*** Opening of Provided information ***
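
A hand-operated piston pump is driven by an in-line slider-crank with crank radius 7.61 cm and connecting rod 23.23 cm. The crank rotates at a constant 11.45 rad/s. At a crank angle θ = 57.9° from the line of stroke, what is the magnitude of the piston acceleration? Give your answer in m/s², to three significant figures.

3.90

ω = 11.45 rad/s
x(θ) = r cosθ + √(L² − r² sin²θ); with ω constant, a = ω²·d²x/dθ².
d²x/dθ² = −r cosθ − r²(cos2θ)/√u − r⁴ sin²2θ/(4u^{3/2}),  u = L² − r² sin²θ = 0.0498074 m².
Substituting r = 0.0761 m, L = 0.2323 m, θ = 57.9°: d²x/dθ² = -0.029757 m.
a = ω²·d²x/dθ² = (11.45)²·(-0.029757) = -3.9012 m/s²;  |a| = 3.9012 m/s².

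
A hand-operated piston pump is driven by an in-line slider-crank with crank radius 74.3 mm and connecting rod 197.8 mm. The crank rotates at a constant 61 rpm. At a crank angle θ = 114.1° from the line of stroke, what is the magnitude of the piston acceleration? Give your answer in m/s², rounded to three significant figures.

2.02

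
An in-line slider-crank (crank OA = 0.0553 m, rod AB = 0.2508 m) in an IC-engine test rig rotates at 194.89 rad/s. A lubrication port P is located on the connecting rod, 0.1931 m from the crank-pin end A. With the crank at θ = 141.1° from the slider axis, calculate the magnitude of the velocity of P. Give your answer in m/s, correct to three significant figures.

6.17

ω = 194.9 rad/s.  Crank-pin speed |V_A| = rω = 10.777 m/s, perpendicular to OA.
Rod angle: sinφ = −(r/L) sinθ ⇒ φ = -7.959°; ω_rod = −rω cosθ/√(L²−r²sin²θ) = +33.768 rad/s.
V_P = V_A + ω_rod × AP, with AP = 0.1931 m along the rod.
Components: V_Px = −rω sinθ − a·ω_rod·sinφ = -5.865 m/s;  V_Py = rω cosθ + a·ω_rod·cosφ = -1.9296 m/s.
|V_P| = √(V_Px² + V_Py²) = 6.1742 m/s.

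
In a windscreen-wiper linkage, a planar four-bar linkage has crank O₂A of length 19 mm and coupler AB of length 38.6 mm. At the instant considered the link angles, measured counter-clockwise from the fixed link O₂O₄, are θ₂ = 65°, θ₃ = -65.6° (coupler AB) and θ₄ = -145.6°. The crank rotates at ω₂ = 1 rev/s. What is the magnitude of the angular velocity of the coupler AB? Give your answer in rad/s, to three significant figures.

1.60

ω₂ = 6.283 rad/s (from 1 rev/s).
Differentiating the loop-closure r₂e^{iθ₂}+r₃e^{iθ₃}=r₁+r₄e^{iθ₄} gives r₂ω₂e^{iθ₂}+r₃ω₃e^{iθ₃}=r₄ω₄e^{iθ₄}.
Eliminating the other unknown: ω₃ = r₂ω₂ sin(θ₄−θ₂) / [r₃ sin(θ₃−θ₄)].
Numerator sine = +0.50904; denominator sine = +0.98481.
Result = 0.019·6.283·(+0.50904) / (0.0386·(+0.98481)) = +1.5986 rad/s; magnitude 1.5986 rad/s.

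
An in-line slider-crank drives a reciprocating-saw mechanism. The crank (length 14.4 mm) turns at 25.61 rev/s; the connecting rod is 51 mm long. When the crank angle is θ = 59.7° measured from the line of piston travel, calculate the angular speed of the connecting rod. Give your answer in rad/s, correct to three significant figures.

ω = 160.9 rad/s (converted from 25.61 rev/s).
The rod makes angle φ with the slider axis where L sinφ = r sinθ; differentiating, L cosφ·φ̇ = r ω cosθ.
L cosφ = √(L² − r² sin²θ) = 0.049461 m.
|ω_rod| = r ω |cosθ| / √(L² − r² sin²θ) = 0.0144·160.9·0.50453/0.049461 = 23.636 rad/s.

23.6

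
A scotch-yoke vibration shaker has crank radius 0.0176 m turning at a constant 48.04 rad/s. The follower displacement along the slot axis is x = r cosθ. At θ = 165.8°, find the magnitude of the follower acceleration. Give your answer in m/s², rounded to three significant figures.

39.4

ω = 48.04 rad/s
x = r cosθ ⇒ ẍ = −rω² cosθ (ω constant).
|a| = rω²|cosθ| = 0.0176·(48.04)²·|cos 165.8°| = 39.377 m/s².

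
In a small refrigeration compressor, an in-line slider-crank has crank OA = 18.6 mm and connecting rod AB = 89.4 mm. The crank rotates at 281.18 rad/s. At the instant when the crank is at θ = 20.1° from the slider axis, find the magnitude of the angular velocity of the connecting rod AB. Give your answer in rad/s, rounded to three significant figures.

ω = 281.2 rad/s
The rod makes angle φ with the slider axis where L sinφ = r sinθ; differentiating, L cosφ·φ̇ = r ω cosθ.
L cosφ = √(L² − r² sin²θ) = 0.089171 m.
|ω_rod| = r ω |cosθ| / √(L² − r² sin²θ) = 0.0186·281.2·0.93909/0.089171 = 55.078 rad/s.

55.1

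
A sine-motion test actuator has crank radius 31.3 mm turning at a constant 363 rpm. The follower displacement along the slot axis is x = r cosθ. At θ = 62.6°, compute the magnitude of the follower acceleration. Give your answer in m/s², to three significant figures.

ω = 38.01 rad/s (from 363 rpm).
x = r cosθ ⇒ ẍ = −rω² cosθ (ω constant).
|a| = rω²|cosθ| = 0.0313·(38.01)²·|cos 62.6°| = 20.814 m/s².

20.8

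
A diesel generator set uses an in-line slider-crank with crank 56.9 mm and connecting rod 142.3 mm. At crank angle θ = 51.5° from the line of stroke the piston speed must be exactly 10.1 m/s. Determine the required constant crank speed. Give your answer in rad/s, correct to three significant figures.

For an in-line slider-crank, |v_piston| = rω|sinθ|·[1 + r cosθ/√(L² − r² sin²θ)].
With r = 0.0569 m, L = 0.1423 m, θ = 51.5°: the bracketed kinematic factor |dx/dθ| = 0.056201 m.
ω = v/|dx/dθ| = 10.1/0.056201 = 179.71 rad/s.

180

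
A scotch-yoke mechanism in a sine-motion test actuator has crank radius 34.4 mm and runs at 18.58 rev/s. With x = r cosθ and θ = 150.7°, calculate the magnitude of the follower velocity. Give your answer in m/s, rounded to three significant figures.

1.97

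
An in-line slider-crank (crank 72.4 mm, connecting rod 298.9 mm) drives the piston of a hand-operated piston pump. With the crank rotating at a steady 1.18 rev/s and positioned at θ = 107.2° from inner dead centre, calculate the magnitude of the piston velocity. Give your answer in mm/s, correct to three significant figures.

475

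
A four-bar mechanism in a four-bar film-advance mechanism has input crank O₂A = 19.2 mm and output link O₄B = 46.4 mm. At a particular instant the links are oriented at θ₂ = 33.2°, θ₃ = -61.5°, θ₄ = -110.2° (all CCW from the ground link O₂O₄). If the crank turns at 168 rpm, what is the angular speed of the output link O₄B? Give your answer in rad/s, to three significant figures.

ω₂ = 17.59 rad/s (from 168 rpm).
Differentiating the loop-closure r₂e^{iθ₂}+r₃e^{iθ₃}=r₁+r₄e^{iθ₄} gives r₂ω₂e^{iθ₂}+r₃ω₃e^{iθ₃}=r₄ω₄e^{iθ₄}.
Eliminating the other unknown: ω₄ = r₂ω₂ sin(θ₂−θ₃) / [r₄ sin(θ₄−θ₃)].
Numerator sine = +0.99664; denominator sine = -0.75126.
Result = 0.0192·17.59·(+0.99664) / (0.0464·(-0.75126)) = -9.6575 rad/s; magnitude 9.6575 rad/s.

9.66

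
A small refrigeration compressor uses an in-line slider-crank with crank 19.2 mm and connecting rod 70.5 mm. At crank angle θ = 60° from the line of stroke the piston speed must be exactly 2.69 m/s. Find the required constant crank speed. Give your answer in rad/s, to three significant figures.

For an in-line slider-crank, |v_piston| = rω|sinθ|·[1 + r cosθ/√(L² − r² sin²θ)].
With r = 0.0192 m, L = 0.0705 m, θ = 60°: the bracketed kinematic factor |dx/dθ| = 0.018958 m.
ω = v/|dx/dθ| = 2.69/0.018958 = 141.9 rad/s.

142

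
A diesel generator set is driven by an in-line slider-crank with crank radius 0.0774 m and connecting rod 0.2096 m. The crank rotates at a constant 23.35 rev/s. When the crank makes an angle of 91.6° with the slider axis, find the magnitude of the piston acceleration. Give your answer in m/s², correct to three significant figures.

707

ω = 2π·23.4 = 146.7 rad/s
x(θ) = r cosθ + √(L² − r² sin²θ); with ω constant, a = ω²·d²x/dθ².
d²x/dθ² = −r cosθ − r²(cos2θ)/√u − r⁴ sin²2θ/(4u^{3/2}),  u = L² − r² sin²θ = 0.0379461 m².
Substituting r = 0.0774 m, L = 0.2096 m, θ = 91.6°: d²x/dθ² = +0.032863 m.
a = ω²·d²x/dθ² = (146.7)²·(+0.032863) = +707.36 m/s²;  |a| = 707.36 m/s².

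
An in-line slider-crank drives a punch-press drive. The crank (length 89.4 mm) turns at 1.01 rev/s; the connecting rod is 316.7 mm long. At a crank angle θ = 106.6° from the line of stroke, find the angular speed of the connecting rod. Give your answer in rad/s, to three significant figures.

0.532

ω = 6.346 rad/s (converted from 1.01 rev/s).
The rod makes angle φ with the slider axis where L sinφ = r sinθ; differentiating, L cosφ·φ̇ = r ω cosθ.
L cosφ = √(L² − r² sin²θ) = 0.30489 m.
|ω_rod| = r ω |cosθ| / √(L² − r² sin²θ) = 0.0894·6.346·0.28569/0.30489 = 0.5316 rad/s.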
*** Close of Provided information ***
= Assignment =
Find "A small refrigeration compressor uses" in the data above, then repeat that line and all lines after it exactly, ending with the final line.

= Response box =
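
A small refrigeration compressor uses an in-line slider-crank with crank 19.2 mm and connecting rod 70.5 mm. At crank angle θ = 60° from the line of stroke the piston speed must be exactly 2.69 m/s. Find the required constant crank speed. Give your answer in rad/s, to three significant figures.

For an in-line slider-crank, |v_piston| = rω|sinθ|·[1 + r cosθ/√(L² − r² sin²θ)].
With r = 0.0192 m, L = 0.0705 m, θ = 60°: the bracketed kinematic factor |dx/dθ| = 0.018958 m.
ω = v/|dx/dθ| = 2.69/0.018958 = 141.9 rad/s.

142

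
A diesel generator set is driven by an in-line slider-crank with crank radius 0.0774 m and connecting rod 0.2096 m. The crank rotates at a constant 23.35 rev/s. When the crank makes an angle of 91.6° with the slider axis, find the magnitude of the piston acceleration. Give your answer in m/s², correct to three significant figures.

707

ω = 2π·23.4 = 146.7 rad/s
x(θ) = r cosθ + √(L² − r² sin²θ); with ω constant, a = ω²·d²x/dθ².
d²x/dθ² = −r cosθ − r²(cos2θ)/√u − r⁴ sin²2θ/(4u^{3/2}),  u = L² − r² sin²θ = 0.0379461 m².
Substituting r = 0.0774 m, L = 0.2096 m, θ = 91.6°: d²x/dθ² = +0.032863 m.
a = ω²·d²x/dθ² = (146.7)²·(+0.032863) = +707.36 m/s²;  |a| = 707.36 m/s².

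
An in-line slider-crank drives a punch-press drive. The crank (length 89.4 mm) turns at 1.01 rev/s; the connecting rod is 316.7 mm long. At a crank angle θ = 106.6° from the line of stroke, find the angular speed of the connecting rod. Give your answer in rad/s, to three significant figures.

0.532

ω = 6.346 rad/s (converted from 1.01 rev/s).
The rod makes angle φ with the slider axis where L sinφ = r sinθ; differentiating, L cosφ·φ̇ = r ω cosθ.
L cosφ = √(L² − r² sin²θ) = 0.30489 m.
|ω_rod| = r ω |cosθ| / √(L² − r² sin²θ) = 0.0894·6.346·0.28569/0.30489 = 0.5316 rad/s.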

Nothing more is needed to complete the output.